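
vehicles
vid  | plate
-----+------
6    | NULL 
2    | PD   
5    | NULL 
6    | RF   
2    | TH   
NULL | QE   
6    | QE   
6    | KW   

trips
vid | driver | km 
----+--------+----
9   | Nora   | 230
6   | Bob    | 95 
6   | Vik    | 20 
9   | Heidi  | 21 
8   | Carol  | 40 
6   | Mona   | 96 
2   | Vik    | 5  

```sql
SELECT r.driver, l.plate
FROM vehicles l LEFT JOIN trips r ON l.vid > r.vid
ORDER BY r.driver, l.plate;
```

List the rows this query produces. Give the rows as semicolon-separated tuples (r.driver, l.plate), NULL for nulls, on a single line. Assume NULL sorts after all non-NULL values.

(Vik, KW); (Vik, QE); (Vik, RF); (Vik, NULL); (Vik, NULL); (NULL, PD); (NULL, QE); (NULL, TH)

LEFT JOIN keeps every row from `vehicles`; unmatched rows get NULL for `trips`'s columns.
Matching on l.vid > r.vid. A NULL in a compared column never satisfies the condition.
- l row (vid=6): matches 1 r row(s) → 1 output row(s).
- l row (vid=2): no match → kept, r columns NULL.
- l row (vid=5): matches 1 r row(s) → 1 output row(s).
- l row (vid=6): matches 1 r row(s) → 1 output row(s).
- l row (vid=2): no match → kept, r columns NULL.
- l row (vid=NULL): no match → kept, r columns NULL.
- l row (vid=6): matches 1 r row(s) → 1 output row(s).
- l row (vid=6): matches 1 r row(s) → 1 output row(s).
After projecting and ordering:
r.driver | l.plate
Vik | KW
Vik | QE
Vik | RF
Vik | NULL
Vik | NULL
NULL | PD
NULL | QE
NULL | TH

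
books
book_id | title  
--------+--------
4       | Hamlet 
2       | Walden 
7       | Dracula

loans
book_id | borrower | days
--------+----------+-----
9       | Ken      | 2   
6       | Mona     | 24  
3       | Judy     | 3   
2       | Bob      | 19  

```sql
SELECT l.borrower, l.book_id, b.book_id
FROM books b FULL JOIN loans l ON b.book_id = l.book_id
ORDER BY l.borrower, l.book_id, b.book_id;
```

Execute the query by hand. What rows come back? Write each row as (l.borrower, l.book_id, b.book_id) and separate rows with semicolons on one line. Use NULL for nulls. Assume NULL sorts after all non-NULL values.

FULL OUTER JOIN keeps every row from both sides; unmatched rows get NULL for the other side's columns.
Matching on b.book_id = l.book_id.
- book_id=4: no l row matches, row kept with l columns NULL.
- book_id=2: 1 matching l row(s), so 1 row(s) emitted.
- book_id=7: no l row matches, row kept with l columns NULL.
- 3 row(s) from l found no b partner → padded with NULL.
After projecting and ordering:
l.borrower | l.book_id | b.book_id
Bob | 2 | 2
Judy | 3 | NULL
Ken | 9 | NULL
Mona | 6 | NULL
NULL | NULL | 4
NULL | NULL | 7

(Bob, 2, 2); (Judy, 3, NULL); (Ken, 9, NULL); (Mona, 6, NULL); (NULL, NULL, 4); (NULL, NULL, 7)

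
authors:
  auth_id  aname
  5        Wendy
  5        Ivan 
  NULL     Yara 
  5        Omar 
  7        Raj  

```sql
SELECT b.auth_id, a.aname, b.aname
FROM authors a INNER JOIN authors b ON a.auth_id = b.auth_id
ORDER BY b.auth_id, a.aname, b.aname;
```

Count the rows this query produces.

10

INNER JOIN keeps only pairs where the ON condition holds.
Matching on a.auth_id = b.auth_id. A NULL in a compared column never satisfies the condition.
- a row (auth_id=5): matches 3 b row(s) → 3 output row(s).
- a row (auth_id=5): matches 3 b row(s) → 3 output row(s).
- a row (auth_id=NULL): no match → dropped.
- a row (auth_id=5): matches 3 b row(s) → 3 output row(s).
- a row (auth_id=7): matches 1 b row(s) → 1 output row(s).
Total: 10 rows.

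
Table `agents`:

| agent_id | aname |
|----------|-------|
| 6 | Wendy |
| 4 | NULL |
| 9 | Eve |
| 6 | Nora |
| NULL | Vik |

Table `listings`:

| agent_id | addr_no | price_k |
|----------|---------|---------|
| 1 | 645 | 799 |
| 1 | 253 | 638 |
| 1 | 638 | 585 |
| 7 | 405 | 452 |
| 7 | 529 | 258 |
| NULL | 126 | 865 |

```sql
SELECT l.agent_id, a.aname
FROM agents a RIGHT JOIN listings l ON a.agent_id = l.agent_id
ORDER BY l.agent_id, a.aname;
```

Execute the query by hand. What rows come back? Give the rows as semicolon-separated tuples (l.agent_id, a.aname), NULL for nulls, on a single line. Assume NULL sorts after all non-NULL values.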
=====
> TASK STATEMENT: Return each record exactly as given.

> YOUR RESPONSE:
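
vehicles
vid  | plate
-----+------
6    | NULL 
2    | PD   
5    | NULL 
6    | RF   
2    | TH   
NULL | QE   
6    | QE   
6    | KW   

trips
vid | driver | km 
----+--------+----
9   | Nora   | 230
6   | Bob    | 95 
6   | Vik    | 20 
9   | Heidi  | 21 
8   | Carol  | 40 
6   | Mona   | 96 
2   | Vik    | 5  

```sql
SELECT r.driver, l.plate
FROM vehicles l LEFT JOIN trips r ON l.vid > r.vid
ORDER BY r.driver, l.plate;
```

List the rows this query produces. Give the rows as semicolon-separated tuples (r.driver, l.plate), NULL for nulls, on a single line. Assume NULL sorts after all non-NULL values.

(Vik, KW); (Vik, QE); (Vik, RF); (Vik, NULL); (Vik, NULL); (NULL, PD); (NULL, QE); (NULL, TH)

LEFT JOIN keeps every row from `vehicles`; unmatched rows get NULL for `trips`'s columns.
Matching on l.vid > r.vid. A NULL in a compared column never satisfies the condition.
- l row (vid=6): matches 1 r row(s) → 1 output row(s).
- l row (vid=2): no match → kept, r columns NULL.
- l row (vid=5): matches 1 r row(s) → 1 output row(s).
- l row (vid=6): matches 1 r row(s) → 1 output row(s).
- l row (vid=2): no match → kept, r columns NULL.
- l row (vid=NULL): no match → kept, r columns NULL.
- l row (vid=6): matches 1 r row(s) → 1 output row(s).
- l row (vid=6): matches 1 r row(s) → 1 output row(s).
After projecting and ordering:
r.driver | l.plate
Vik | KW
Vik | QE
Vik | RF
Vik | NULL
Vik | NULL
NULL | PD
NULL | QE
NULL | TH

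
books
book_id | title  
--------+--------
4       | Hamlet 
2       | Walden 
7       | Dracula

loans
book_id | borrower | days
--------+----------+-----
9       | Ken      | 2   
6       | Mona     | 24  
3       | Judy     | 3   
2       | Bob      | 19  

```sql
SELECT l.borrower, l.book_id, b.book_id
FROM books b FULL JOIN loans l ON b.book_id = l.book_id
ORDER BY l.borrower, l.book_id, b.book_id;
```

Execute the query by hand. What rows come back? Write each row as (l.borrower, l.book_id, b.book_id) and separate rows with semicolons on one line. Use NULL for nulls. Assume NULL sorts after all non-NULL values.

FULL OUTER JOIN keeps every row from both sides; unmatched rows get NULL for the other side's columns.
Matching on b.book_id = l.book_id.
- book_id=4: no l row matches, row kept with l columns NULL.
- book_id=2: 1 matching l row(s), so 1 row(s) emitted.
- book_id=7: no l row matches, row kept with l columns NULL.
- 3 row(s) from l found no b partner → padded with NULL.
After projecting and ordering:
l.borrower | l.book_id | b.book_id
Bob | 2 | 2
Judy | 3 | NULL
Ken | 9 | NULL
Mona | 6 | NULL
NULL | NULL | 4
NULL | NULL | 7

(Bob, 2, 2); (Judy, 3, NULL); (Ken, 9, NULL); (Mona, 6, NULL); (NULL, NULL, 4); (NULL, NULL, 7)

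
authors:
  auth_id  aname
  5        Wendy
  5        Ivan 
  NULL     Yara 
  5        Omar 
  7        Raj  

```sql
SELECT b.auth_id, a.aname, b.aname
FROM authors a INNER JOIN authors b ON a.auth_id = b.auth_id
ORDER BY b.auth_id, a.aname, b.aname;
```

Count the rows this query produces.

10

INNER JOIN keeps only pairs where the ON condition holds.
Matching on a.auth_id = b.auth_id. A NULL in a compared column never satisfies the condition.
- a row (auth_id=5): matches 3 b row(s) → 3 output row(s).
- a row (auth_id=5): matches 3 b row(s) → 3 output row(s).
- a row (auth_id=NULL): no match → dropped.
- a row (auth_id=5): matches 3 b row(s) → 3 output row(s).
- a row (auth_id=7): matches 1 b row(s) → 1 output row(s).
Total: 10 rows.

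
Table `agents`:

| agent_id | aname |
|----------|-------|
| 6 | Wendy |
| 4 | NULL |
| 9 | Eve |
| 6 | Nora |
| NULL | Vik |

Table `listings`:

| agent_id | addr_no | price_k |
|----------|---------|---------|
| 1 | 645 | 799 |
| 1 | 253 | 638 |
| 1 | 638 | 585 |
| 7 | 405 | 452 |
| 7 | 529 | 258 |
| NULL | 126 | 865 |

```sql
SELECT l.agent_id, a.aname
FROM agents a RIGHT JOIN listings l ON a.agent_id = l.agent_id
ORDER BY l.agent_id, a.aname;
```

Execute the query by hand. What rows come back? Give the rows as semicolon-separated tuples (l.agent_id, a.aname), NULL for nulls, on a single line. Assume NULL sorts after all non-NULL values.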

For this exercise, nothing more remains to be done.